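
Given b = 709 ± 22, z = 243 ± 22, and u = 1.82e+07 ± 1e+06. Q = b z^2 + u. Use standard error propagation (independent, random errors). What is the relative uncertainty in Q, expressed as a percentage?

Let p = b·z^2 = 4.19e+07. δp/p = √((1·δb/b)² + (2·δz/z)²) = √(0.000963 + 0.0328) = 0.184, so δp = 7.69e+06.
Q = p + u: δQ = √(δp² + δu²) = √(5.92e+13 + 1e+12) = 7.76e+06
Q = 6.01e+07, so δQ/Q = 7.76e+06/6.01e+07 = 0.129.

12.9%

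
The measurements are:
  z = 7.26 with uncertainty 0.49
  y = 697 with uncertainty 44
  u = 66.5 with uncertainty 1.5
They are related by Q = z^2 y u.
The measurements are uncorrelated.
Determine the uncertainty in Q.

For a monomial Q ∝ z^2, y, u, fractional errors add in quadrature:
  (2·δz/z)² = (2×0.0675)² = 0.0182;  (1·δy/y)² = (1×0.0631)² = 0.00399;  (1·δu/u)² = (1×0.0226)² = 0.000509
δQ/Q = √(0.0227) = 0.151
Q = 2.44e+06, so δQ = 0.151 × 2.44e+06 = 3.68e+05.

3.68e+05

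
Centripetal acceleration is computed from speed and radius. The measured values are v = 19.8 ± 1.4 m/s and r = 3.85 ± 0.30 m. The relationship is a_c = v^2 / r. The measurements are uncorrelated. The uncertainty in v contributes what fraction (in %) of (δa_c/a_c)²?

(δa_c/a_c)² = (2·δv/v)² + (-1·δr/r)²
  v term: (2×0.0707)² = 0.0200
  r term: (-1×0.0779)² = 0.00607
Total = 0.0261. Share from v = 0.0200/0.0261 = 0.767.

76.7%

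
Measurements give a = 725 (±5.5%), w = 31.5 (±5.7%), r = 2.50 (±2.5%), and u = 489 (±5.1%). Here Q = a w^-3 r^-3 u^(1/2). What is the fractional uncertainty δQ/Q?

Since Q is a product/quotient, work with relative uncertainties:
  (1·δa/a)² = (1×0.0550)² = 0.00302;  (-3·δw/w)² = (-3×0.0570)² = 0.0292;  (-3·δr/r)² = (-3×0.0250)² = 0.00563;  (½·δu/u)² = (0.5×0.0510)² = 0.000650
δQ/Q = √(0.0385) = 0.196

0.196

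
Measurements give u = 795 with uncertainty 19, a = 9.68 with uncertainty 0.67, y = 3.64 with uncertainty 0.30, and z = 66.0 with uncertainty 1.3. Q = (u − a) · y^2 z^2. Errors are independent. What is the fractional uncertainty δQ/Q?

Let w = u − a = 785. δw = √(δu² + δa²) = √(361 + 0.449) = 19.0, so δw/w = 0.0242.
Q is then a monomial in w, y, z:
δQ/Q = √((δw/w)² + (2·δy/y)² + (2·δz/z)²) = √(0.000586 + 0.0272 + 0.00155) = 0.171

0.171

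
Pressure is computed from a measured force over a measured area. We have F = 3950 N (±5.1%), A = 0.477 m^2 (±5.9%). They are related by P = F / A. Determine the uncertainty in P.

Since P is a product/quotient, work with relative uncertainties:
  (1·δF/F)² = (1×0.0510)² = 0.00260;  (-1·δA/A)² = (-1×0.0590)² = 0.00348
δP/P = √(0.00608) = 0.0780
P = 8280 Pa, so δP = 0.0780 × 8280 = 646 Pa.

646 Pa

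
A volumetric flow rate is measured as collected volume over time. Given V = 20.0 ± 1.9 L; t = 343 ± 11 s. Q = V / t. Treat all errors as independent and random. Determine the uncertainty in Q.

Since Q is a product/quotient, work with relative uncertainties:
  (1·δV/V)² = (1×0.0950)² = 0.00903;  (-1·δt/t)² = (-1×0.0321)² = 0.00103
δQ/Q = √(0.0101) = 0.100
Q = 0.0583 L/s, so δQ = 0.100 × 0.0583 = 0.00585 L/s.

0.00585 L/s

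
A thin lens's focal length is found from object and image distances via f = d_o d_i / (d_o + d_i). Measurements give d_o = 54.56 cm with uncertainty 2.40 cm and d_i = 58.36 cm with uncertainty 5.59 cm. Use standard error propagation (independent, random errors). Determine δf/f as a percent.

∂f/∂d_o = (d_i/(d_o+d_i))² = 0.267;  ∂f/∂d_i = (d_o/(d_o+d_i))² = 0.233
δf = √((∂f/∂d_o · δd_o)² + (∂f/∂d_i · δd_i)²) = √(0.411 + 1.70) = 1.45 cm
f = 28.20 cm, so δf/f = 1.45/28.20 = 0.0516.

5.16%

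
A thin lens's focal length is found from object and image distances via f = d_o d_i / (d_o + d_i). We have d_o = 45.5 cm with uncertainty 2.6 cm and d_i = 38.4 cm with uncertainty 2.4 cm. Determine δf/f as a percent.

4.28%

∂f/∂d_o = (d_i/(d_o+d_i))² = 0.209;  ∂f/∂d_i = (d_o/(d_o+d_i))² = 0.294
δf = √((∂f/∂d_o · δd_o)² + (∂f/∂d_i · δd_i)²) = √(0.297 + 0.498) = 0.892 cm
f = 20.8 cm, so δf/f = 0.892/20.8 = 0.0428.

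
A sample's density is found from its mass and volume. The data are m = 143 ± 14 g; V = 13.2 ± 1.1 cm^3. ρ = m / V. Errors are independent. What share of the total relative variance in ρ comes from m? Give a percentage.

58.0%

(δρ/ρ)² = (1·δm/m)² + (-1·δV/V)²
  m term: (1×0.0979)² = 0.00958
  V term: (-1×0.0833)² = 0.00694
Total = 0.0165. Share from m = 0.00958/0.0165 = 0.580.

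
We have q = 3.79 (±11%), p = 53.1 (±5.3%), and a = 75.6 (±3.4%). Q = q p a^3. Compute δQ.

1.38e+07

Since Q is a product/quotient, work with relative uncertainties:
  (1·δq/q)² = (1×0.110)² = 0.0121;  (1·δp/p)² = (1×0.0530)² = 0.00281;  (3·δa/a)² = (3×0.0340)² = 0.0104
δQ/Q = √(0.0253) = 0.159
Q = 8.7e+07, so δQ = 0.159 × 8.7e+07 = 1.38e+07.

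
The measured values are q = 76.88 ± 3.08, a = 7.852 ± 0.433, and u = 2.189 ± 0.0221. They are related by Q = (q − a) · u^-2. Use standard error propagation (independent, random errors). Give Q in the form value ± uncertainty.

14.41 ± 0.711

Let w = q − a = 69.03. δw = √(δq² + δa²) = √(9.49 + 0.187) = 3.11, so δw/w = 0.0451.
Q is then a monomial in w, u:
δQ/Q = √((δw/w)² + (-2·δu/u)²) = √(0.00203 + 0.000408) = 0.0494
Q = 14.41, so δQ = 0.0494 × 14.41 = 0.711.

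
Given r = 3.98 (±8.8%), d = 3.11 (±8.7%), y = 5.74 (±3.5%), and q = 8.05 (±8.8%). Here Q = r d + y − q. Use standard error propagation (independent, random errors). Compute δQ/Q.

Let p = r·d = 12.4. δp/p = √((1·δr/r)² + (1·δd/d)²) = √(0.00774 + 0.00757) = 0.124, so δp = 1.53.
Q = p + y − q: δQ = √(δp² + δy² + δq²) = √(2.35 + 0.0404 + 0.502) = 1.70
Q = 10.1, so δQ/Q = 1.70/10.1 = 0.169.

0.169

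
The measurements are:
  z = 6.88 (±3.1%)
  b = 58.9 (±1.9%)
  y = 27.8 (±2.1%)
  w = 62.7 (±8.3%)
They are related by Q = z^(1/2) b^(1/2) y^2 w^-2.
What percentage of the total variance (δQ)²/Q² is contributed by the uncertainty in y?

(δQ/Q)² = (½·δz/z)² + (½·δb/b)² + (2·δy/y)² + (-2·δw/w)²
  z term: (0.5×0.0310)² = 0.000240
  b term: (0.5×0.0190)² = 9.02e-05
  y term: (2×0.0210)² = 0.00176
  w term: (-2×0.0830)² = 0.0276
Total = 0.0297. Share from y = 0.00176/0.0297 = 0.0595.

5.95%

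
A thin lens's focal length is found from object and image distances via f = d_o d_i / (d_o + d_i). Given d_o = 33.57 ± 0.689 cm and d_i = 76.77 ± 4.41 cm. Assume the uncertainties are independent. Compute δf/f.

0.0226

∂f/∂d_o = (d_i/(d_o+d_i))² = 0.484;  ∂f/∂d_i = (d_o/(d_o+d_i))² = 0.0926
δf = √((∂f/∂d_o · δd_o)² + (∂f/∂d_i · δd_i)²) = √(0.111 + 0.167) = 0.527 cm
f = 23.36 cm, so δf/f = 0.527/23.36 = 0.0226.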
====================
* _What you will do_: Beginning at the line with "cm. Determine δf/f as a percent." and ending at the line with "b = 58.9 (±1.9%)", reproduce each line of the data above exactly, and add no other lines.

* _Exercise answer_:
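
A thin lens's focal length is found from object and image distances via f = d_o d_i / (d_o + d_i). We have d_o = 45.5 cm with uncertainty 2.6 cm and d_i = 38.4 cm with uncertainty 2.4 cm. Determine δf/f as a percent.

4.28%

∂f/∂d_o = (d_i/(d_o+d_i))² = 0.209;  ∂f/∂d_i = (d_o/(d_o+d_i))² = 0.294
δf = √((∂f/∂d_o · δd_o)² + (∂f/∂d_i · δd_i)²) = √(0.297 + 0.498) = 0.892 cm
f = 20.8 cm, so δf/f = 0.892/20.8 = 0.0428.

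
A sample's density is found from its mass and volume. The data are m = 143 ± 14 g; V = 13.2 ± 1.1 cm^3. ρ = m / V. Errors are independent. What share of the total relative variance in ρ comes from m? Give a percentage.

58.0%

(δρ/ρ)² = (1·δm/m)² + (-1·δV/V)²
  m term: (1×0.0979)² = 0.00958
  V term: (-1×0.0833)² = 0.00694
Total = 0.0165. Share from m = 0.00958/0.0165 = 0.580.

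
We have q = 3.79 (±11%), p = 53.1 (±5.3%), and a = 75.6 (±3.4%). Q = q p a^3. Compute δQ.

1.38e+07

Since Q is a product/quotient, work with relative uncertainties:
  (1·δq/q)² = (1×0.110)² = 0.0121;  (1·δp/p)² = (1×0.0530)² = 0.00281;  (3·δa/a)² = (3×0.0340)² = 0.0104
δQ/Q = √(0.0253) = 0.159
Q = 8.7e+07, so δQ = 0.159 × 8.7e+07 = 1.38e+07.

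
The measured values are q = 76.88 ± 3.08, a = 7.852 ± 0.433, and u = 2.189 ± 0.0221. They are related by Q = (q − a) · u^-2. Use standard error propagation (independent, random errors). Give Q in the form value ± uncertainty.

14.41 ± 0.711

Let w = q − a = 69.03. δw = √(δq² + δa²) = √(9.49 + 0.187) = 3.11, so δw/w = 0.0451.
Q is then a monomial in w, u:
δQ/Q = √((δw/w)² + (-2·δu/u)²) = √(0.00203 + 0.000408) = 0.0494
Q = 14.41, so δQ = 0.0494 × 14.41 = 0.711.

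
Given r = 3.98 (±8.8%), d = 3.11 (±8.7%), y = 5.74 (±3.5%), and q = 8.05 (±8.8%). Here Q = r d + y − q. Use standard error propagation (independent, random errors). Compute δQ/Q.

Let p = r·d = 12.4. δp/p = √((1·δr/r)² + (1·δd/d)²) = √(0.00774 + 0.00757) = 0.124, so δp = 1.53.
Q = p + y − q: δQ = √(δp² + δy² + δq²) = √(2.35 + 0.0404 + 0.502) = 1.70
Q = 10.1, so δQ/Q = 1.70/10.1 = 0.169.

0.169

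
The measurements are:
  z = 6.88 (±3.1%)
  b = 58.9 (±1.9%)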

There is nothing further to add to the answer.